▶ DATA FOR THE TASK:
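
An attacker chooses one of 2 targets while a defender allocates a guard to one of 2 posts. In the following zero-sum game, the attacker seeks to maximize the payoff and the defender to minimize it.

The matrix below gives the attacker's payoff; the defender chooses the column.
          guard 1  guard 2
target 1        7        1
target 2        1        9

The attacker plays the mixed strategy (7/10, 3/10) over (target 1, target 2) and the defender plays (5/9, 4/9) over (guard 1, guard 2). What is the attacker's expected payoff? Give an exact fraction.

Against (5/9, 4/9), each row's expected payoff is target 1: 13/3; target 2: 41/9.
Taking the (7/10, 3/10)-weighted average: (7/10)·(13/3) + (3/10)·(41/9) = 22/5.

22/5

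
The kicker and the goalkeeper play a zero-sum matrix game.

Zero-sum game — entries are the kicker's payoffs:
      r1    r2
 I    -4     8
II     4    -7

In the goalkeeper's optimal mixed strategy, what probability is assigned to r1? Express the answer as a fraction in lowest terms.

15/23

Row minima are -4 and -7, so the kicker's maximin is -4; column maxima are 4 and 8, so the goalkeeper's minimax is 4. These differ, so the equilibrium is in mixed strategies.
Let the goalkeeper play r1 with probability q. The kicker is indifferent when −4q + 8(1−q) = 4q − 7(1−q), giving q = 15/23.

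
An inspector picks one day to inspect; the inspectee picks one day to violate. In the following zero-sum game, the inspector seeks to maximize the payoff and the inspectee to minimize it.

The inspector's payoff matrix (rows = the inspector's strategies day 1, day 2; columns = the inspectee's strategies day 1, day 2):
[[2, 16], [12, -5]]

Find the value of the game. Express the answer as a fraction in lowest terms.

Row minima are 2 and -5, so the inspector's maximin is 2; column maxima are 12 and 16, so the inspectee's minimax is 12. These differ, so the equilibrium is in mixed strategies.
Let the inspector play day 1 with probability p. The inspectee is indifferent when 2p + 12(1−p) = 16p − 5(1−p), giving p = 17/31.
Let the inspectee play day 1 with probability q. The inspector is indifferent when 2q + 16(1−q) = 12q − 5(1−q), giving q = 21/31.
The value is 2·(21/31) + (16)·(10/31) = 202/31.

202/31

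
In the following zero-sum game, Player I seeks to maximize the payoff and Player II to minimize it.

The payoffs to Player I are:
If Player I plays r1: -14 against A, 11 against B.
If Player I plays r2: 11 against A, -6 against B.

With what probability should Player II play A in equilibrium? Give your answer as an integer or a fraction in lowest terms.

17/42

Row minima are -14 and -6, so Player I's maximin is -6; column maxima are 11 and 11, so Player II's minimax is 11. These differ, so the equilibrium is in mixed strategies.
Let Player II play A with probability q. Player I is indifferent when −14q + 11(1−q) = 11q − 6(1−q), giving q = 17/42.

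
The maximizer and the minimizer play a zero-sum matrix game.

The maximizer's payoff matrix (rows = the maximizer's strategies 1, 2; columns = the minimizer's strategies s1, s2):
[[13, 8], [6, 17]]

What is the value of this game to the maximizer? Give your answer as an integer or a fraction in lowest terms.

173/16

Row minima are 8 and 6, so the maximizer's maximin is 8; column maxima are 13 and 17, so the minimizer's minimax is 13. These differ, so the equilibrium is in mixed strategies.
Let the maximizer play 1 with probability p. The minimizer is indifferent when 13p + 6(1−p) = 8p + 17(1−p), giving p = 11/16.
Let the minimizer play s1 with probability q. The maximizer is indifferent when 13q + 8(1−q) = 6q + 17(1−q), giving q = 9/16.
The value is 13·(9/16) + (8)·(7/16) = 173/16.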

* * *

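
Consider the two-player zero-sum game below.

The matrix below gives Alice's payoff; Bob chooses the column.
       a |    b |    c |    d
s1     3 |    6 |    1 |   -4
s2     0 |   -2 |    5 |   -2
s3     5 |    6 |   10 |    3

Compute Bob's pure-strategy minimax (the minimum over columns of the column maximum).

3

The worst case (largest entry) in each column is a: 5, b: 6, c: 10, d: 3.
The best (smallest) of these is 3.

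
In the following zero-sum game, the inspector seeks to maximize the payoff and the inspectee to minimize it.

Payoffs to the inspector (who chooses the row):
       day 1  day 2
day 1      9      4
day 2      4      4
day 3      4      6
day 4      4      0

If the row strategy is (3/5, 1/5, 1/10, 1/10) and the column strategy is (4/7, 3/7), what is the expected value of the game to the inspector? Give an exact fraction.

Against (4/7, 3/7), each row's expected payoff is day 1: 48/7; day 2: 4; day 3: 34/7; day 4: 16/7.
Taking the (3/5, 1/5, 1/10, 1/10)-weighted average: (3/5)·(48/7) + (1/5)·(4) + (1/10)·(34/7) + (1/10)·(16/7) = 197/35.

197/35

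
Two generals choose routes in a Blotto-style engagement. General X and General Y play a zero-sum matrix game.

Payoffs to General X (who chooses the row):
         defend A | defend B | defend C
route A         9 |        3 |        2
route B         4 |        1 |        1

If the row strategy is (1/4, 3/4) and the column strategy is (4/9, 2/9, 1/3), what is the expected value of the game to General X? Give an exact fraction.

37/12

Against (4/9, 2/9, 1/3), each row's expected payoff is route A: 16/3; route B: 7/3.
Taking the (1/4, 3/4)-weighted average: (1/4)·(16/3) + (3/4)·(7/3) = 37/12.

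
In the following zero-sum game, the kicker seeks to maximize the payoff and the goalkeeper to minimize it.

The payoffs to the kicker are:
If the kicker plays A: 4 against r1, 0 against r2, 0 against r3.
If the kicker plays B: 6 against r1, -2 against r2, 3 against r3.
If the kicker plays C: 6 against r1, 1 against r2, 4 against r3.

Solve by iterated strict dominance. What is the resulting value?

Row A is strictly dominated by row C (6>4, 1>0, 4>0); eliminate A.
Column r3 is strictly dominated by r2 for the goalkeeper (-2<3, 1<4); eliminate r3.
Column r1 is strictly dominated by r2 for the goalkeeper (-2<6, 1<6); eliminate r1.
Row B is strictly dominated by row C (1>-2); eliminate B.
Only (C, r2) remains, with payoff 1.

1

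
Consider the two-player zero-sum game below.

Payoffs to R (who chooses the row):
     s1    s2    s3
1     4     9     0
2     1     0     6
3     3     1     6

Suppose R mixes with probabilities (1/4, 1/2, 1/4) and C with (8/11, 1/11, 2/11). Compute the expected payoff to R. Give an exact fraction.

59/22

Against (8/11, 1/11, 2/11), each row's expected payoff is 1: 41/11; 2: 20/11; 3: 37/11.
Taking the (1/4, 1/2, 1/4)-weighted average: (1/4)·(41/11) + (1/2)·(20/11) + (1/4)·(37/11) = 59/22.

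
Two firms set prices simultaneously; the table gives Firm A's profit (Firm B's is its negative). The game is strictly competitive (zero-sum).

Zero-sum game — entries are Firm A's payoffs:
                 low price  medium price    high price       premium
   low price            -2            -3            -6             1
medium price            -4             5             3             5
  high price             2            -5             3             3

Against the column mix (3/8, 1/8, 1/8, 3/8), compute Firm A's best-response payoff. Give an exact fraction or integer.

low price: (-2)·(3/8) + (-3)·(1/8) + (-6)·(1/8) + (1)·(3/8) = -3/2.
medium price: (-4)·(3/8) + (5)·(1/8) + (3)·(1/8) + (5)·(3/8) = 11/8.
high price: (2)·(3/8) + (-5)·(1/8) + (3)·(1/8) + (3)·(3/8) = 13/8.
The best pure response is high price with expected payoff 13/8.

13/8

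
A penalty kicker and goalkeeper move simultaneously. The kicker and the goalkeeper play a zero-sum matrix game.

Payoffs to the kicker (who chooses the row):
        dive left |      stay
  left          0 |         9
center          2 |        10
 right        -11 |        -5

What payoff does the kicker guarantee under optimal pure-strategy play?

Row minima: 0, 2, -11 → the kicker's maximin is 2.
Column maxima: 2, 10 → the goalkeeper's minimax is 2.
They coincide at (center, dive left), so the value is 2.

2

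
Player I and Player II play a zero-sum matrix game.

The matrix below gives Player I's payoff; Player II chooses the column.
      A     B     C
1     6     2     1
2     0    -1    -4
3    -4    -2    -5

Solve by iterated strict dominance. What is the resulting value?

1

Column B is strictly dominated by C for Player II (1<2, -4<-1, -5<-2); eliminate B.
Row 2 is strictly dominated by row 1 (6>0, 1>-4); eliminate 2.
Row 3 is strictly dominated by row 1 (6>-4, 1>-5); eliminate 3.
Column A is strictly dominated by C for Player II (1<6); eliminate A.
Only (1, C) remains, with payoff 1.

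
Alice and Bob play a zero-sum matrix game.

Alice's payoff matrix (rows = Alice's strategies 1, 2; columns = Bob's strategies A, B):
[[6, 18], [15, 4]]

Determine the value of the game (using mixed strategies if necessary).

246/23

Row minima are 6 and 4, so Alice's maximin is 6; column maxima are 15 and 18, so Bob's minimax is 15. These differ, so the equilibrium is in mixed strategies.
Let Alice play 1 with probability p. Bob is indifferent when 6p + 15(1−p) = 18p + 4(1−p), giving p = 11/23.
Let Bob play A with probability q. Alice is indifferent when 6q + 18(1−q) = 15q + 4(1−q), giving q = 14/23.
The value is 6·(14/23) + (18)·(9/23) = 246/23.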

---

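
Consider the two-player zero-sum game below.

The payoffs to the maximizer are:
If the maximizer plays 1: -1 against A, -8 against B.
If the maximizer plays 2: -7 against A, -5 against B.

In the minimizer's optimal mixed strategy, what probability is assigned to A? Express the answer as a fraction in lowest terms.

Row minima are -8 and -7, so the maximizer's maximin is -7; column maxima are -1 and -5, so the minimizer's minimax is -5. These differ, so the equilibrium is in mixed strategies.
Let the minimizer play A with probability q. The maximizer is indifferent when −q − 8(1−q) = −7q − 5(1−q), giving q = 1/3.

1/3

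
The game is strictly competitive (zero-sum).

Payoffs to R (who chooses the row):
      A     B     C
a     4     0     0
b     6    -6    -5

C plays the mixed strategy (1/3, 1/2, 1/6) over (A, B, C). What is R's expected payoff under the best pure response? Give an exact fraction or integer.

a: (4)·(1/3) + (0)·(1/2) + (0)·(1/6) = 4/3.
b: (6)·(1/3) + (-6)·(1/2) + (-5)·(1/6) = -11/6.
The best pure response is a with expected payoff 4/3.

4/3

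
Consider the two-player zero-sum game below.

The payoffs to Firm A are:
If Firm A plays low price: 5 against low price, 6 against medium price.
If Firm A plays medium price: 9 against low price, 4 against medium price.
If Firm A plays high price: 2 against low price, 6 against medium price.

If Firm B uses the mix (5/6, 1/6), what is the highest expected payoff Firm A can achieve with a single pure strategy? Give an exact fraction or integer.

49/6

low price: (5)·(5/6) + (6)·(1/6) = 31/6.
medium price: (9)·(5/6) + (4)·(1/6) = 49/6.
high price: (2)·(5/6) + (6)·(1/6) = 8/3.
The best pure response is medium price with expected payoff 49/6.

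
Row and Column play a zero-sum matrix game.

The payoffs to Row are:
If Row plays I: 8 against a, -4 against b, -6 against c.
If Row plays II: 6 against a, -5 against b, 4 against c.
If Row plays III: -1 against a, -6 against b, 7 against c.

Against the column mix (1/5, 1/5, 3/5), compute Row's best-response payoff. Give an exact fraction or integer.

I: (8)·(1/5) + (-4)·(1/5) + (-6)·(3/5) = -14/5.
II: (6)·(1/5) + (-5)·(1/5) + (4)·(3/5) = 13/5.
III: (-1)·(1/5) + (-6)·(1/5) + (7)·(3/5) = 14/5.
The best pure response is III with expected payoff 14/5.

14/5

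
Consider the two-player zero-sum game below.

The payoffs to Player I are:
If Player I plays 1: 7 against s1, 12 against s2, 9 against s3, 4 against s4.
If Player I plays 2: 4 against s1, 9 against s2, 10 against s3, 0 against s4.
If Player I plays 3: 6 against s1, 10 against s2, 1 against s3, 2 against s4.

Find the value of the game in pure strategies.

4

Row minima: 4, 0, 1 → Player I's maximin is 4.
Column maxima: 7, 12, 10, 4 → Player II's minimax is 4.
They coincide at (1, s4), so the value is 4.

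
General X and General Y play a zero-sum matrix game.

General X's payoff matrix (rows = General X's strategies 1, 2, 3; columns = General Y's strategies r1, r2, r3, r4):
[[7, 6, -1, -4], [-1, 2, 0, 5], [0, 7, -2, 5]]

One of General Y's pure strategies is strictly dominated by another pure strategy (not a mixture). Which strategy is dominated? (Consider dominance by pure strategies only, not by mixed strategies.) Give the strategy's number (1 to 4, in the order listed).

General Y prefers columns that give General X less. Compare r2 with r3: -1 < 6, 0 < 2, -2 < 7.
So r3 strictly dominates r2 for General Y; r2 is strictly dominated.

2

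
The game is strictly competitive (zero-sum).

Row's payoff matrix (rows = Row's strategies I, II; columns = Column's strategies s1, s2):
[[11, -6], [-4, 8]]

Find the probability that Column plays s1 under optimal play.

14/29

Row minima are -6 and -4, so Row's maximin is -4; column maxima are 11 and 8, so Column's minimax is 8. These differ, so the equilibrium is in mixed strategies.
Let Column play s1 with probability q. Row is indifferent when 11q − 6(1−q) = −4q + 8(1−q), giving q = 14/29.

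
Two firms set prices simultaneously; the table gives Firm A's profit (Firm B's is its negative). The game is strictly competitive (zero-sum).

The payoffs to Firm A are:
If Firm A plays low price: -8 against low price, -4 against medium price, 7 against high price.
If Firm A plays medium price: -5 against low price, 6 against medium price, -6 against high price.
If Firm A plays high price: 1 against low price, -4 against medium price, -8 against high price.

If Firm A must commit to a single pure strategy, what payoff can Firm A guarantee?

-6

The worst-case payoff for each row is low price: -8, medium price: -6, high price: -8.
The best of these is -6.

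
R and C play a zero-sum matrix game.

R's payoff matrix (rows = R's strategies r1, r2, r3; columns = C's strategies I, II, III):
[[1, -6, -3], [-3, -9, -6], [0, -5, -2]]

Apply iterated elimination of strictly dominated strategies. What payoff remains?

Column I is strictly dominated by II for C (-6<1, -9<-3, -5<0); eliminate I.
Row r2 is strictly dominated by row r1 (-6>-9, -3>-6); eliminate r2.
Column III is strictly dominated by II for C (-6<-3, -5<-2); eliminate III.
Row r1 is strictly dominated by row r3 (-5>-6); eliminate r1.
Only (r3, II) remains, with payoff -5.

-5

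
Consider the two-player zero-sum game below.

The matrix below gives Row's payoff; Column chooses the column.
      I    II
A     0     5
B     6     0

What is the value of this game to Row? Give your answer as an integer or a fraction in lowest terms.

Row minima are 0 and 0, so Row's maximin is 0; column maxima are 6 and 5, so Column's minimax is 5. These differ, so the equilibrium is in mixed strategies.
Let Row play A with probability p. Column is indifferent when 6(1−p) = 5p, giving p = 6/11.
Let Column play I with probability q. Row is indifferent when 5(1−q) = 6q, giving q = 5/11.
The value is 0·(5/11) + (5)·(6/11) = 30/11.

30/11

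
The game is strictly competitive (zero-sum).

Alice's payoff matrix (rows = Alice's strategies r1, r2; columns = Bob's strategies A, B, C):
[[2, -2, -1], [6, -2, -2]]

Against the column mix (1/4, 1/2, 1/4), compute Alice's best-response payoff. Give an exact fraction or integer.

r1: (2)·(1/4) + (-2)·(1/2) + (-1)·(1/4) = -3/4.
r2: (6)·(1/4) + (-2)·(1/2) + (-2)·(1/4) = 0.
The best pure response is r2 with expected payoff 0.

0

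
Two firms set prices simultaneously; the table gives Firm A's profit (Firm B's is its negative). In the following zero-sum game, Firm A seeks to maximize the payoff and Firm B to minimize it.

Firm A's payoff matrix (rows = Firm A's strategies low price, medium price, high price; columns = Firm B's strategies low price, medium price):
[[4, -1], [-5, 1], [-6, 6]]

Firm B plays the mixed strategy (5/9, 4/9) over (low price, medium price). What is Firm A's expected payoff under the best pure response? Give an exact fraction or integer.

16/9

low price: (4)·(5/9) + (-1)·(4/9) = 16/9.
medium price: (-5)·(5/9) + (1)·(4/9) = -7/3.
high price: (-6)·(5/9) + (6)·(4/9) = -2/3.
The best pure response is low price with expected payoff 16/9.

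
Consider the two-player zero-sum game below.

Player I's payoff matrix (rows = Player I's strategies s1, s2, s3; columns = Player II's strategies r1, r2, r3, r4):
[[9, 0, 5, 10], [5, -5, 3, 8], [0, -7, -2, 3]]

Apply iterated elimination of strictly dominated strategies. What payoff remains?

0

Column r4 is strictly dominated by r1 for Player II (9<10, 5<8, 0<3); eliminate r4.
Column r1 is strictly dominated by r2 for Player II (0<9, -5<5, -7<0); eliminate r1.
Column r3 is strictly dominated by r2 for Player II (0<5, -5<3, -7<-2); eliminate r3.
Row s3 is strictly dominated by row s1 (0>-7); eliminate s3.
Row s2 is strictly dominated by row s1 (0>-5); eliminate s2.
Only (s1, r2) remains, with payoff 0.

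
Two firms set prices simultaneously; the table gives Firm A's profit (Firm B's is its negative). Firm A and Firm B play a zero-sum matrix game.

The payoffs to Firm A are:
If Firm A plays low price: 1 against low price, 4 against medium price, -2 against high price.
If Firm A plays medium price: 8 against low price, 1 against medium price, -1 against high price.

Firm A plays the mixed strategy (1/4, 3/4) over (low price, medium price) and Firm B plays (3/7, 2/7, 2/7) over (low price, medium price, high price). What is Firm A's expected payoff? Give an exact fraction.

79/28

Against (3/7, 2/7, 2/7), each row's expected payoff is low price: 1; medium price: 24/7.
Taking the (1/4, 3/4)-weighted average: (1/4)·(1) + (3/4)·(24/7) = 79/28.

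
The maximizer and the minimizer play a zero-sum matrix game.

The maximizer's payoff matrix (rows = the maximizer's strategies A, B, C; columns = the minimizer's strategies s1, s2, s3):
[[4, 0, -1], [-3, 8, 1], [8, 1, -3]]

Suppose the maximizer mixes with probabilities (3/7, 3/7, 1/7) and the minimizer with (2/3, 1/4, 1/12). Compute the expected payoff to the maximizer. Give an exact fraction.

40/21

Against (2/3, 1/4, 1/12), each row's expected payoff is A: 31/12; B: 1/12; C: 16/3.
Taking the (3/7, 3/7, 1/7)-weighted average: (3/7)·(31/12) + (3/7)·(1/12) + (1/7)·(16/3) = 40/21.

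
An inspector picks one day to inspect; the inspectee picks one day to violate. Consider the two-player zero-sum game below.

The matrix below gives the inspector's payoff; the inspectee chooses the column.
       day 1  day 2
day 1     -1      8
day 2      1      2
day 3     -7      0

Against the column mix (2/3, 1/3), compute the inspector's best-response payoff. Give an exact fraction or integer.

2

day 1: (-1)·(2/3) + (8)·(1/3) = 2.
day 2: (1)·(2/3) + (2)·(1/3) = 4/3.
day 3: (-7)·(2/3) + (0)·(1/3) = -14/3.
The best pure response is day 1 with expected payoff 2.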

▶ YOUR OBJECTIVE: Whenever the string "chooses" turns up in a line above, copy that line out.

▶ EXERCISE ANSWER:
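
An attacker chooses one of 2 targets while a defender allocates a guard to one of 2 posts. In the following zero-sum game, the attacker seeks to maximize the payoff and the defender to minimize it.
The matrix below gives the attacker's payoff; the defender chooses the column.
The matrix below gives Alice's payoff; Bob chooses the column.
Payoffs to the inspector (who chooses the row):
Payoffs to General X (who chooses the row):
Payoffs to R (who chooses the row):
Payoffs to the kicker (who chooses the row):
The matrix below gives Player I's payoff; Player II chooses the column.
Payoffs to R (who chooses the row):
The matrix below gives Row's payoff; Column chooses the column.
The matrix below gives the inspector's payoff; the inspectee chooses the column.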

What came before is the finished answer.